Data excerpts
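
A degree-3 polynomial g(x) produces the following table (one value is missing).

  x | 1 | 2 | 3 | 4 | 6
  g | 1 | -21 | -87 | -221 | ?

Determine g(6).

-789

The 4 known values determine g uniquely (degree ≤ 3).
Evaluate each Lagrange basis at x = 6:
L_0(6) = (4)·(3)·(2)/[(-1)·(-2)·(-3)] = -4
L_1(6) = (5)·(3)·(2)/[(1)·(-1)·(-2)] = 15
L_2(6) = (5)·(4)·(2)/[(2)·(1)·(-1)] = -20
L_3(6) = (5)·(4)·(3)/[(3)·(2)·(1)] = 10
Sum: 1·(-4) + (-21)·(15) + (-87)·(-20) + (-221)·(10) = -789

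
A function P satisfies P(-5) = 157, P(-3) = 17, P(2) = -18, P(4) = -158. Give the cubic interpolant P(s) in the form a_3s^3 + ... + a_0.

P(s) = -2s^3 - 3s^2 + 4s + 2

Newton's divided differences:
P[-5,-3] = (17 - 157) / (-3 - (-5)) = -70
P[-3,2] = (-18 - 17) / (2 - (-3)) = -7
P[2,4] = (-158 - (-18)) / (4 - 2) = -70
P[-5,-3,2] = (-7 - (-70)) / (2 - (-5)) = 9
P[-3,2,4] = (-70 - (-7)) / (4 - (-3)) = -9
P[-5,-3,2,4] = (-9 - 9) / (4 - (-5)) = -2
P(s) = 157 + (-70)·(s + 5) + 9·(s + 5)(s + 3) + (-2)·(s + 5)(s + 3)(s - 2)
Expanding: P(s) = -2s^3 - 3s^2 + 4s + 2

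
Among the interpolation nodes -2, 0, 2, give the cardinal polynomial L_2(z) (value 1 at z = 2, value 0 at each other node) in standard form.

L_2(z) = (1/8)z^2 + (1/4)z

L_2(z) = (z + 2)z / [(4)·(2)]
       = (z^2 + 2z) / (8)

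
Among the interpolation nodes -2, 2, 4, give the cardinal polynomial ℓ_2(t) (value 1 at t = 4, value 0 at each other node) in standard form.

ℓ_2(t) = (t + 2)(t - 2) / [(6)·(2)]
       = (t^2 - 4) / (12)

ℓ_2(t) = (1/12)t^2 - 1/3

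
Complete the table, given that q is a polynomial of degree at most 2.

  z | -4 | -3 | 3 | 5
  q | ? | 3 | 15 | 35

8

The 3 known values determine q uniquely (degree ≤ 2).
Evaluate each Lagrange basis at z = -4:
L_0(-4) = (-7)·(-9)/[(-6)·(-8)] = 21/16
L_1(-4) = (-1)·(-9)/[(6)·(-2)] = -3/4
L_2(-4) = (-1)·(-7)/[(8)·(2)] = 7/16
Sum: 3·(21/16) + 15·(-3/4) + 35·(7/16) = 8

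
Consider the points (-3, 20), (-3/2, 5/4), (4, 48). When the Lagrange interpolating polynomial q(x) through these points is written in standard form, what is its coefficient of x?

Build the Lagrange basis polynomials:
L_0(x) = (x + 3/2)(x - 4) / [21/2] = (2/21)x^2 - (5/21)x - 4/7
L_1(x) = (x + 3)(x - 4) / [-33/4] = -(4/33)x^2 + (4/33)x + 16/11
L_2(x) = (x + 3)(x + 3/2) / [77/2] = (2/77)x^2 + (9/77)x + 9/77
q(x) = 20·L_0 + (5/4)·L_1 + 48·L_2
Only the coefficient of x is needed; take it from each L_i and combine:
20·(-5/21) + (5/4)·(4/33) + 48·(9/77) = 1

1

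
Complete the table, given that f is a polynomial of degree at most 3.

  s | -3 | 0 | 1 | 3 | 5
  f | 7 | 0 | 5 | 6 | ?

-245/9

The 4 known values determine f uniquely (degree ≤ 3).
Evaluate each Lagrange basis at s = 5:
L_0(5) = (5)·(4)·(2)/[(-3)·(-4)·(-6)] = -5/9
L_1(5) = (8)·(4)·(2)/[(3)·(-1)·(-3)] = 64/9
L_2(5) = (8)·(5)·(2)/[(4)·(1)·(-2)] = -10
L_3(5) = (8)·(5)·(4)/[(6)·(3)·(2)] = 40/9
Sum: 7·(-5/9) + 0 + 5·(-10) + 6·(40/9) = -245/9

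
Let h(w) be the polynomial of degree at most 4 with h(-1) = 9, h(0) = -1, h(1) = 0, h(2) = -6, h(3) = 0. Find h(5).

309

Evaluate each Lagrange basis at w = 5:
L_0(5) = (5)·(4)·(3)·(2)/[(-1)·(-2)·(-3)·(-4)] = 5
L_1(5) = (6)·(4)·(3)·(2)/[(1)·(-1)·(-2)·(-3)] = -24
L_2(5) = (6)·(5)·(3)·(2)/[(2)·(1)·(-1)·(-2)] = 45
L_3(5) = (6)·(5)·(4)·(2)/[(3)·(2)·(1)·(-1)] = -40
L_4(5) = (6)·(5)·(4)·(3)/[(4)·(3)·(2)·(1)] = 15
Sum: 9·(5) + (-1)·(-24) + 0 + (-6)·(-40) + 0 = 309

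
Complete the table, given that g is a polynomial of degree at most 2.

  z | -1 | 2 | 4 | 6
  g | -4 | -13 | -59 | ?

-137

The 3 known values determine g uniquely (degree ≤ 2).
L_0(6) = (4)·(2)/[(-3)·(-5)] = 8/15
L_1(6) = (7)·(2)/[(3)·(-2)] = -7/3
L_2(6) = (7)·(4)/[(5)·(2)] = 14/5
Sum: (-4)·(8/15) + (-13)·(-7/3) + (-59)·(14/5) = -137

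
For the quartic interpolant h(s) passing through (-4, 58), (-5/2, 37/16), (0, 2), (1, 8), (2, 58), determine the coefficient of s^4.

1

The leading coefficient equals the top divided difference h[-4,-5/2,0,1,2].
h[-4,-5/2] = (37/16 - 58) / (-5/2 - (-4)) = -297/8
h[-5/2,0] = (2 - 37/16) / (0 - (-5/2)) = -1/8
h[0,1] = (8 - 2) / (1 - 0) = 6
h[1,2] = (58 - 8) / (2 - 1) = 50
h[-4,-5/2,0] = (-1/8 - (-297/8)) / (0 - (-4)) = 37/4
h[-5/2,0,1] = (6 - (-1/8)) / (1 - (-5/2)) = 7/4
h[0,1,2] = (50 - 6) / (2 - 0) = 22
h[-4,-5/2,0,1] = (7/4 - 37/4) / (1 - (-4)) = -3/2
h[-5/2,0,1,2] = (22 - 7/4) / (2 - (-5/2)) = 9/2
h[-4,-5/2,0,1,2] = (9/2 - (-3/2)) / (2 - (-4)) = 1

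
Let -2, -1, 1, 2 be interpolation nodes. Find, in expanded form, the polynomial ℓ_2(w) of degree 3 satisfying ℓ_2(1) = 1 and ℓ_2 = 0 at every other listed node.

ℓ_2(w) = (w + 2)(w + 1)(w - 2) / [(3)·(2)·(-1)]
       = (w^3 + w^2 - 4w - 4) / (-6)

ℓ_2(w) = -(1/6)w^3 - (1/6)w^2 + (2/3)w + 2/3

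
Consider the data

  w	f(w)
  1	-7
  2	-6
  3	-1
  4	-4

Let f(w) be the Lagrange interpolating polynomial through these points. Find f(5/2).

L_0(5/2) = (1/2)·(-1/2)·(-3/2)/[(-1)·(-2)·(-3)] = -1/16
L_1(5/2) = (3/2)·(-1/2)·(-3/2)/[(1)·(-1)·(-2)] = 9/16
L_2(5/2) = (3/2)·(1/2)·(-3/2)/[(2)·(1)·(-1)] = 9/16
L_3(5/2) = (3/2)·(1/2)·(-1/2)/[(3)·(2)·(1)] = -1/16
Sum: (-7)·(-1/16) + (-6)·(9/16) + (-1)·(9/16) + (-4)·(-1/16) = -13/4

-13/4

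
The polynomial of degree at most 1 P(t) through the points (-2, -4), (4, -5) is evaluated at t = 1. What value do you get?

-9/2

L_0(1) = (-3)/[(-6)] = 1/2
L_1(1) = (3)/[(6)] = 1/2
Sum: (-4)·(1/2) + (-5)·(1/2) = -9/2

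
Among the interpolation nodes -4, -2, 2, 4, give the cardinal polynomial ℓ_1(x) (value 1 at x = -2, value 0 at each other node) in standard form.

ℓ_1(x) = (x + 4)(x - 2)(x - 4) / [(2)·(-4)·(-6)]
       = (x^3 - 2x^2 - 16x + 32) / (48)

ℓ_1(x) = (1/48)x^3 - (1/24)x^2 - (1/3)x + 2/3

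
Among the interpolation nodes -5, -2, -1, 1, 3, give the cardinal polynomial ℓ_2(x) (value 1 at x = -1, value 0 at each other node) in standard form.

ℓ_2(x) = (x + 5)(x + 2)(x - 1)(x - 3) / [(4)·(1)·(-2)·(-4)]
       = (x^4 + 3x^3 - 15x^2 - 19x + 30) / (32)

ℓ_2(x) = (1/32)x^4 + (3/32)x^3 - (15/32)x^2 - (19/32)x + 15/16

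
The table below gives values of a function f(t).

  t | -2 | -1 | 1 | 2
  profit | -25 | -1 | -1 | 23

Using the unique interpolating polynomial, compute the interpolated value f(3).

L_0(3) = (4)·(2)·(1)/[(-1)·(-3)·(-4)] = -2/3
L_1(3) = (5)·(2)·(1)/[(1)·(-2)·(-3)] = 5/3
L_2(3) = (5)·(4)·(1)/[(3)·(2)·(-1)] = -10/3
L_3(3) = (5)·(4)·(2)/[(4)·(3)·(1)] = 10/3
Sum: (-25)·(-2/3) + (-1)·(5/3) + (-1)·(-10/3) + 23·(10/3) = 95

95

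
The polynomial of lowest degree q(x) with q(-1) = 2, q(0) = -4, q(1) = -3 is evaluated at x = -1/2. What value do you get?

Evaluate each Lagrange basis at x = -1/2:
L_0(-1/2) = (-1/2)·(-3/2)/[(-1)·(-2)] = 3/8
L_1(-1/2) = (1/2)·(-3/2)/[(1)·(-1)] = 3/4
L_2(-1/2) = (1/2)·(-1/2)/[(2)·(1)] = -1/8
Sum: 2·(3/8) + (-4)·(3/4) + (-3)·(-1/8) = -15/8

-15/8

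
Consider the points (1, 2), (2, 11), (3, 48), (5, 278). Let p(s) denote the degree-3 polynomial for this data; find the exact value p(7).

836

Using Newton's divided-difference form:
p[1,2] = (11 - 2) / (2 - 1) = 9
p[2,3] = (48 - 11) / (3 - 2) = 37
p[3,5] = (278 - 48) / (5 - 3) = 115
p[1,2,3] = (37 - 9) / (3 - 1) = 14
p[2,3,5] = (115 - 37) / (5 - 2) = 26
p[1,2,3,5] = (26 - 14) / (5 - 1) = 3
p(7) = 2 + 9·(6) + 14·(6)·(5) + 3·(6)·(5)·(4) = 836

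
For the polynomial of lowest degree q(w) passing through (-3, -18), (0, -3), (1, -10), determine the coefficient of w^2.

-3

The leading coefficient equals the top divided difference q[-3,0,1].
q[-3,0] = (-3 - (-18)) / (0 - (-3)) = 5
q[0,1] = (-10 - (-3)) / (1 - 0) = -7
q[-3,0,1] = (-7 - 5) / (1 - (-3)) = -3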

PROBLEM TO SOLVE — Of all the entries above, output exactly the lines between the one holding "Among the interpolation nodes -2, 2, 4, give" and the one holding "z | -4 | -3 | 3 | 5", inclusive.

EXERCISE SOLUTION —
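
Among the interpolation nodes -2, 2, 4, give the cardinal polynomial ℓ_2(t) (value 1 at t = 4, value 0 at each other node) in standard form.

ℓ_2(t) = (t + 2)(t - 2) / [(6)·(2)]
       = (t^2 - 4) / (12)

ℓ_2(t) = (1/12)t^2 - 1/3

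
Complete the table, given that q is a polynomial of degree at most 2.

  z | -4 | -3 | 3 | 5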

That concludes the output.